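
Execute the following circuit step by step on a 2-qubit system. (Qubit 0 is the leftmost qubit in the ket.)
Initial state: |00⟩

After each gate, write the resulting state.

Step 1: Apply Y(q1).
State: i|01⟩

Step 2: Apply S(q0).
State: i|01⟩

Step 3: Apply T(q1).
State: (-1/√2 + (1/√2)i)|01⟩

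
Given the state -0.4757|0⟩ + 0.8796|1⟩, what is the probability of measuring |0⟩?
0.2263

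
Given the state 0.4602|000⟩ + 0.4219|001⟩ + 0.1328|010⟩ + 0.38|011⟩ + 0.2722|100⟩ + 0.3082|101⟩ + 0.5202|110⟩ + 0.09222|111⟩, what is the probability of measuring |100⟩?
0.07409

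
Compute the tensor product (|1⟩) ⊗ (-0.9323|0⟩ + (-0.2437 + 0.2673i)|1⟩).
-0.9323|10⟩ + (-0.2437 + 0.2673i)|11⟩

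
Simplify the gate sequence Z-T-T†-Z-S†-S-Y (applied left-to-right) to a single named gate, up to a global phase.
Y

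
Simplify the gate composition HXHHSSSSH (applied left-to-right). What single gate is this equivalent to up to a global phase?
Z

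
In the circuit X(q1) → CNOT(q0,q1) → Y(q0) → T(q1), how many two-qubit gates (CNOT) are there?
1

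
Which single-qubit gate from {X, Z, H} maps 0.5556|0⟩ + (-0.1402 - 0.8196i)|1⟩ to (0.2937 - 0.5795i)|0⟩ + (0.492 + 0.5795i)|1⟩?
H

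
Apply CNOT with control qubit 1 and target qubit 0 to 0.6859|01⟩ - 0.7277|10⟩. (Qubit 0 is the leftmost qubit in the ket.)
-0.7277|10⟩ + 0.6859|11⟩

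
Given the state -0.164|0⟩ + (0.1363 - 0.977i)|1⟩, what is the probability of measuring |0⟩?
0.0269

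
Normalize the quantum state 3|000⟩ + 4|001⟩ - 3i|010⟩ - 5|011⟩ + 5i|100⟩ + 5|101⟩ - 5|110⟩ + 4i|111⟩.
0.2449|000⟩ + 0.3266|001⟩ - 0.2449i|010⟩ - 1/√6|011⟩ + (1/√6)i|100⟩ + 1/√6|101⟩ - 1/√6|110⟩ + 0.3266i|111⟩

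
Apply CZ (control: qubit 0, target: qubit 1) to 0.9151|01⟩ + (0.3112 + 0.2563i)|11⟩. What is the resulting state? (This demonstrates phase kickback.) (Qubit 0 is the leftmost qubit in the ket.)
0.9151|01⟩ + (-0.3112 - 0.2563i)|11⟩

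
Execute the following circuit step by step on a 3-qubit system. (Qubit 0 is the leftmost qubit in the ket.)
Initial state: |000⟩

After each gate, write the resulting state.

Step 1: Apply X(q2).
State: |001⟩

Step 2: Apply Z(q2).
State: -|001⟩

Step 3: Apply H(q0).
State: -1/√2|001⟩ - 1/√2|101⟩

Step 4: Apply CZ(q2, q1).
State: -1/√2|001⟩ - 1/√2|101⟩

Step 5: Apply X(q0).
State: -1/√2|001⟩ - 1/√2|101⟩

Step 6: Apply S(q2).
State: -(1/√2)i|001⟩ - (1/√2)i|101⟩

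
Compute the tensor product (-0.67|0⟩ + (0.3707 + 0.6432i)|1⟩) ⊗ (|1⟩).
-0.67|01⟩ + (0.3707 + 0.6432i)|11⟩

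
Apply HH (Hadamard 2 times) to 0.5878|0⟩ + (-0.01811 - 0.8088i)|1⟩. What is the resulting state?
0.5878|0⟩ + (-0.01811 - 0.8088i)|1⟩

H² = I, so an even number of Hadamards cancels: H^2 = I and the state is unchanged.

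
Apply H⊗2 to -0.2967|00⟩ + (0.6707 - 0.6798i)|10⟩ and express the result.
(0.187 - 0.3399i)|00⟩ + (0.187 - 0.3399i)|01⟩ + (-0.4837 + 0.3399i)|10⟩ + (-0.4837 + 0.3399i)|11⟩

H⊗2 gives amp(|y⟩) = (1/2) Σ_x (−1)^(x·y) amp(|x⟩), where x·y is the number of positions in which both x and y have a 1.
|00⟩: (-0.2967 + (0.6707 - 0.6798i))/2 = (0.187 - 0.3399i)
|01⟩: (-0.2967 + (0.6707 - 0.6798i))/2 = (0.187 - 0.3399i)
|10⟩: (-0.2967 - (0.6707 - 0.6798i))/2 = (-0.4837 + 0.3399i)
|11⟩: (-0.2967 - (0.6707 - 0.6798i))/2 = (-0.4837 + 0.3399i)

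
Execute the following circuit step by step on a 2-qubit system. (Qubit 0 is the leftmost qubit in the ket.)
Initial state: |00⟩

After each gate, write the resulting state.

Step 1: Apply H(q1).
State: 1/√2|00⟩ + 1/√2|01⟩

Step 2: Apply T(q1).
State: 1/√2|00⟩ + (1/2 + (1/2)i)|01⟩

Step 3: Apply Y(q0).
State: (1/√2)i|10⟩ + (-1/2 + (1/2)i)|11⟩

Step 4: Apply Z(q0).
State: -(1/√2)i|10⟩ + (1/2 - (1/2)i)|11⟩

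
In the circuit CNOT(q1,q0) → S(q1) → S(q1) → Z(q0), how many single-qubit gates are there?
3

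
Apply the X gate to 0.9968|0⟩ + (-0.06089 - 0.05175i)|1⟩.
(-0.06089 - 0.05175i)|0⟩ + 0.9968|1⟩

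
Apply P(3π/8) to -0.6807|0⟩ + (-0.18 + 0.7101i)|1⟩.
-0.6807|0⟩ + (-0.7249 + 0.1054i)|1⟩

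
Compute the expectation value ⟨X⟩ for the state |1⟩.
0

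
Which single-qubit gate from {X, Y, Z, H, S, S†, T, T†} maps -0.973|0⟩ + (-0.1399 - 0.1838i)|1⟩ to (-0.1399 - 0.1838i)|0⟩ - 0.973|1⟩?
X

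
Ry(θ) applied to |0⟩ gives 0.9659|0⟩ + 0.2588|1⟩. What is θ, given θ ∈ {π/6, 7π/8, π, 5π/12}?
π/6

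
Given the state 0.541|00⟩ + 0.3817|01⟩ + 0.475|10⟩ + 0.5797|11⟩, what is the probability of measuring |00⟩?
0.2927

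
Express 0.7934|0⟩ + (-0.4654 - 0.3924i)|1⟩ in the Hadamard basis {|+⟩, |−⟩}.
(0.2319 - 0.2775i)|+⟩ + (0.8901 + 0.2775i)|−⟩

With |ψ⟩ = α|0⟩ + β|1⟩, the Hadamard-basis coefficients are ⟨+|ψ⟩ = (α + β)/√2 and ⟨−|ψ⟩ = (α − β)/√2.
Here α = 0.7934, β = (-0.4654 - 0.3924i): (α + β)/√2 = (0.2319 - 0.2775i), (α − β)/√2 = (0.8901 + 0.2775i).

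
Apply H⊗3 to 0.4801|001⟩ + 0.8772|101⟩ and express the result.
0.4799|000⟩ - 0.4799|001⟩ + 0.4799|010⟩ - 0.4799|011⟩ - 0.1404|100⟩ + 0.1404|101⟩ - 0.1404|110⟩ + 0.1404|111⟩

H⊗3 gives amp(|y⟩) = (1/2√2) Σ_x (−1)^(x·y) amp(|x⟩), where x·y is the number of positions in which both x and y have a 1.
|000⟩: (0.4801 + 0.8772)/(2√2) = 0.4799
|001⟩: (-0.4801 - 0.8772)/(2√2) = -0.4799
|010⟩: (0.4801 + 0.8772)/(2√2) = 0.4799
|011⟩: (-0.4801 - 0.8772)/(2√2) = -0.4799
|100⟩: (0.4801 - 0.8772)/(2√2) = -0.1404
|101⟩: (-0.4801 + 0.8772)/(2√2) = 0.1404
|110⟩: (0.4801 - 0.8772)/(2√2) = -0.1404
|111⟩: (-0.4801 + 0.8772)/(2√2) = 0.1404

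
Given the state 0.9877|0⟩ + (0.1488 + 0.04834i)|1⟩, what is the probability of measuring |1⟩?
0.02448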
────────────────────────────────────────
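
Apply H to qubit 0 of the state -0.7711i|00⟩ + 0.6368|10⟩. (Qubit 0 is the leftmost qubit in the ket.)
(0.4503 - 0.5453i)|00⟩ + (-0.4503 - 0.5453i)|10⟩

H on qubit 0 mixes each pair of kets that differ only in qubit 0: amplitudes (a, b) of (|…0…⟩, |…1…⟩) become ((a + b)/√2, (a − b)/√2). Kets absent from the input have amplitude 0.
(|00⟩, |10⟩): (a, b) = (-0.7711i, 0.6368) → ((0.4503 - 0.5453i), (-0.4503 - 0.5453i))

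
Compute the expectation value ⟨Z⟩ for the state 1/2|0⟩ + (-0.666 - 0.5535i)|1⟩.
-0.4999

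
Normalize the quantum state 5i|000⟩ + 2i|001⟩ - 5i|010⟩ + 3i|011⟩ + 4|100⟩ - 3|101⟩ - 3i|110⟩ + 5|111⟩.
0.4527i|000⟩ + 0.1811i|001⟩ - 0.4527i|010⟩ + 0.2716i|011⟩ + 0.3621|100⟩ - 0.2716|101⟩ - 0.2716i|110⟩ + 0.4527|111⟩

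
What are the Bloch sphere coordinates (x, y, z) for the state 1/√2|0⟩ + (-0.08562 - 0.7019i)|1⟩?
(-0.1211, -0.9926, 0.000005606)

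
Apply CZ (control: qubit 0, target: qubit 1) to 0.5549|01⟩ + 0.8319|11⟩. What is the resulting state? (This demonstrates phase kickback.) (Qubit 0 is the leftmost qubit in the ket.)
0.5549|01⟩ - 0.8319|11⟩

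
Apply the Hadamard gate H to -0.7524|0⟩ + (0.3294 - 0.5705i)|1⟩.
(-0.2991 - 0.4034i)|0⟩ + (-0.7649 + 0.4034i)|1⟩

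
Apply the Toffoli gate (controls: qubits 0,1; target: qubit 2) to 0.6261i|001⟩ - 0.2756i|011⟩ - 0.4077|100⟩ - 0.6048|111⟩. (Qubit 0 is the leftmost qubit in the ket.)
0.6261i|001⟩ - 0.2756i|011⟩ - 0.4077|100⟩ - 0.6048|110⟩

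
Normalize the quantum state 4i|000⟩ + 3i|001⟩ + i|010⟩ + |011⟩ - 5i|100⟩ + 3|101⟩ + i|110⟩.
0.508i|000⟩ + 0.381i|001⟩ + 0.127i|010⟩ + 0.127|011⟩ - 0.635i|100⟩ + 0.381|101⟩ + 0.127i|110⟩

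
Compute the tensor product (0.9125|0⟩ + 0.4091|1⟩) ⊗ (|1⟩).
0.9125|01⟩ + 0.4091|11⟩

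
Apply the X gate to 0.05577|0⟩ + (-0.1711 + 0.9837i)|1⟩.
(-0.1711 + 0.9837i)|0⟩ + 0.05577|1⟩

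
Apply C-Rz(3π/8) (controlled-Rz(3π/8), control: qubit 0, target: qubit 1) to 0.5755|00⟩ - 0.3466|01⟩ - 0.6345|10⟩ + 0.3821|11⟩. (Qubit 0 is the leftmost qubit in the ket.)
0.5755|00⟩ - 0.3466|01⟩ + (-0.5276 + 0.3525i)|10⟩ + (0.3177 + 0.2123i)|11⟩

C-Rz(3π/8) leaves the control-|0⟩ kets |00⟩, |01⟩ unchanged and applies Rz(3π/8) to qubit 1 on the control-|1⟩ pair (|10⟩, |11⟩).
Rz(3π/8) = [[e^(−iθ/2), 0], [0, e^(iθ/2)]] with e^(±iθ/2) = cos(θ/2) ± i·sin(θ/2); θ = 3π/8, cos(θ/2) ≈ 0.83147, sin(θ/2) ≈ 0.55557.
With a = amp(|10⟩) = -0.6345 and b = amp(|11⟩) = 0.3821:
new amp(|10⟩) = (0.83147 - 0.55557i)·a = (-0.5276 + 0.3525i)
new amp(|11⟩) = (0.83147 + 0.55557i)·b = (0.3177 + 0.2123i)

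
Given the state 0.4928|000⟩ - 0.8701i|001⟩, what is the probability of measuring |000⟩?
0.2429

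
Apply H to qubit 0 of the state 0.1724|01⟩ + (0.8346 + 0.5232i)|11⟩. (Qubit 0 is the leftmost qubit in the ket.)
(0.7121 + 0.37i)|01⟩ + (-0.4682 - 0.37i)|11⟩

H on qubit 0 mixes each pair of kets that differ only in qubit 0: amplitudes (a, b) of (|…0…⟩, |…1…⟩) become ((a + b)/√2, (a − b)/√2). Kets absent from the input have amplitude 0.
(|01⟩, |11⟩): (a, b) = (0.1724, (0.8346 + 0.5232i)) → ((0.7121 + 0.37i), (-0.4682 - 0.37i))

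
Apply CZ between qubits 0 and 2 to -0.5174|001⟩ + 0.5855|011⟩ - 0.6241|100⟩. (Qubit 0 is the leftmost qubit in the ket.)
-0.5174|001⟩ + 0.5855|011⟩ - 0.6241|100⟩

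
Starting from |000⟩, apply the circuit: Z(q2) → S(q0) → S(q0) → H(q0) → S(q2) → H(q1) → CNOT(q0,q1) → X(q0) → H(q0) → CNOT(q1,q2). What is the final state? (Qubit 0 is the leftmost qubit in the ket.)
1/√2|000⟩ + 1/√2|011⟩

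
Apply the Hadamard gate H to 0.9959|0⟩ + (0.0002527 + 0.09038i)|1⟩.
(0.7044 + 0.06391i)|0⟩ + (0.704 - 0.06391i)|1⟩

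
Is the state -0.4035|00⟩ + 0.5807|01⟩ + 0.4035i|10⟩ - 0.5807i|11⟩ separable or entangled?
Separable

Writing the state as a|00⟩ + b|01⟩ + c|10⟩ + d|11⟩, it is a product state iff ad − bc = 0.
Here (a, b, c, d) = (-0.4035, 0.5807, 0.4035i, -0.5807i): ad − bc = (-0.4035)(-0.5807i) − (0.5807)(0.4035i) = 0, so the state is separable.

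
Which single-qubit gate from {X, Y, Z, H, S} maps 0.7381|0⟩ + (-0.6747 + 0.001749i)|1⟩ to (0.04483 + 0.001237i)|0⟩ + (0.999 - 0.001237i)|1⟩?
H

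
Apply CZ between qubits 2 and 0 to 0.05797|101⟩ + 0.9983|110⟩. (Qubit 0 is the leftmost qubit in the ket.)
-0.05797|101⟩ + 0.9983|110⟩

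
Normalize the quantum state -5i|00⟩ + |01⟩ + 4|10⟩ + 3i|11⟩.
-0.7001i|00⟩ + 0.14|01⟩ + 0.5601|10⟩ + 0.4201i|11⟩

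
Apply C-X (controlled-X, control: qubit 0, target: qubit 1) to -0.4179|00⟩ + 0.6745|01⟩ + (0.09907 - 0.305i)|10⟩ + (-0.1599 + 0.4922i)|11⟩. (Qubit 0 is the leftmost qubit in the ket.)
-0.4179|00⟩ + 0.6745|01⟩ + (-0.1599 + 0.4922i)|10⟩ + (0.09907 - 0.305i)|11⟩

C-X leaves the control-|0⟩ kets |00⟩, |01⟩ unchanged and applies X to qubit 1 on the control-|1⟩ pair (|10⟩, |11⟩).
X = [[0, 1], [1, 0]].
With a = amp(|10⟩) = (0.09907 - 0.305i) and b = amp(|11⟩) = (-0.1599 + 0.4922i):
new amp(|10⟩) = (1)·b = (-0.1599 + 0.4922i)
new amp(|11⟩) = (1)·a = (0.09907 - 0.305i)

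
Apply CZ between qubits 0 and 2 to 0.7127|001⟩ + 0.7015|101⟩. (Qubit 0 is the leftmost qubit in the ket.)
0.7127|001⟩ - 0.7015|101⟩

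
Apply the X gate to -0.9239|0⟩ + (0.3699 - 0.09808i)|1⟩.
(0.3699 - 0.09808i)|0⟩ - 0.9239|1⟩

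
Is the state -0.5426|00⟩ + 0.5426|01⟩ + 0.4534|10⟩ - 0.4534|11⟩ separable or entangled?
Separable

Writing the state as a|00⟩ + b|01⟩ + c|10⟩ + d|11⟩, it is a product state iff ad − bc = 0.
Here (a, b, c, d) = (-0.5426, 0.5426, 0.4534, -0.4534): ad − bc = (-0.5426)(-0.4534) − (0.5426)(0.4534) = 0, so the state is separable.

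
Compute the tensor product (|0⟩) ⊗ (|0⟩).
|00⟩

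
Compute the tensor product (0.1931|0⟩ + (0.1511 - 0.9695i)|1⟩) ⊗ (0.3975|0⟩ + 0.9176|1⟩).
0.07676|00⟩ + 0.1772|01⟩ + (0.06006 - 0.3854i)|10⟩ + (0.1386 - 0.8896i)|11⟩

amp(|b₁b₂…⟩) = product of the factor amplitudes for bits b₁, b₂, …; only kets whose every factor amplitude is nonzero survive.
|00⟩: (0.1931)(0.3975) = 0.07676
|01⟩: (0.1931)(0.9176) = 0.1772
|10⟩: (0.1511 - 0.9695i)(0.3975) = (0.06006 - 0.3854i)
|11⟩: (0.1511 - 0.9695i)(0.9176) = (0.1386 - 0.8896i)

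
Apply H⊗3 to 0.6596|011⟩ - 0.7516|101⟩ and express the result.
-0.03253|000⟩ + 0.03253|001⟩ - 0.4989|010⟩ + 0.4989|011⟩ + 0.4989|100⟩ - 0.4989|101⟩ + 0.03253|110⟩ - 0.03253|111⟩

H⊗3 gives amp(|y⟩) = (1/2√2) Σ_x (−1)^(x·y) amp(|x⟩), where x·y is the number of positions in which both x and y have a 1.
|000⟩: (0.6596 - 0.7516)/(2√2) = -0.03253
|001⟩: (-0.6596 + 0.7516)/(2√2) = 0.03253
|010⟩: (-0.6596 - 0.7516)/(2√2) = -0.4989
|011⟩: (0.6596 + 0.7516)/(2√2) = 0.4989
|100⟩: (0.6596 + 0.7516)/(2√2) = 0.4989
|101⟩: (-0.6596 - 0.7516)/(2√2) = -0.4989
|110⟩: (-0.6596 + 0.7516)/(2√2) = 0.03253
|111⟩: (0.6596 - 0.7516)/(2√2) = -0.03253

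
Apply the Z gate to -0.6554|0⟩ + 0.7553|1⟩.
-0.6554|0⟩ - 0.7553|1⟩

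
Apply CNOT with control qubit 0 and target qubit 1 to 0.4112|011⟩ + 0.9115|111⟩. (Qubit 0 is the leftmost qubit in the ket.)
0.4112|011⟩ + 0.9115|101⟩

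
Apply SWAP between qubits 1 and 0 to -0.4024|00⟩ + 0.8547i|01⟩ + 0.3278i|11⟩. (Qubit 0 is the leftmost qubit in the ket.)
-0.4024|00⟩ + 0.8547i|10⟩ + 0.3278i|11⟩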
────────────────────────────────────────
• _Your goal_: Please reproduce exactly the lines in the listing above from the one containing "Execute the following circuit step by step on a 3-qubit" through the one containing "Step 4: Apply CZ(q2, q1).", both included, and nothing more.

• _Written solution_:
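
Execute the following circuit step by step on a 3-qubit system. (Qubit 0 is the leftmost qubit in the ket.)
Initial state: |000⟩

After each gate, write the resulting state.

Step 1: Apply X(q2).
State: |001⟩

Step 2: Apply Z(q2).
State: -|001⟩

Step 3: Apply H(q0).
State: -1/√2|001⟩ - 1/√2|101⟩

Step 4: Apply CZ(q2, q1).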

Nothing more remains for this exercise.